To do: Every entry that follows should be written out again exactly.

Entries provided:

==============================

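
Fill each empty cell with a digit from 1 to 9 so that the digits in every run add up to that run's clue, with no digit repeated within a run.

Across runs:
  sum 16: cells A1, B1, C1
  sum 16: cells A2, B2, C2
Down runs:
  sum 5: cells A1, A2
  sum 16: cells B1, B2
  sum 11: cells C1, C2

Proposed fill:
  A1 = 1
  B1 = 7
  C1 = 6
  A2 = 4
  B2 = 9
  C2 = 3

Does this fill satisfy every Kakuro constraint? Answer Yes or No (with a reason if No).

No — the down run C1–C2 sums to 9, not 11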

==============================

Solution:
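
Fill each empty cell with a digit from 1 to 9 so that the digits in every run add up to that run's clue, with no digit repeated within a run.

Across runs:
  sum 16: cells A1, B1, C1
  sum 16: cells A2, B2, C2
Down runs:
  sum 5: cells A1, A2
  sum 16: cells B1, B2
  sum 11: cells C1, C2

Proposed fill:
  A1 = 1
  B1 = 7
  C1 = 6
  A2 = 4
  B2 = 9
  C2 = 3

Does this fill satisfy every Kakuro constraint? Answer Yes or No (with a reason if No).

No — the down run C1–C2 sums to 9, not 11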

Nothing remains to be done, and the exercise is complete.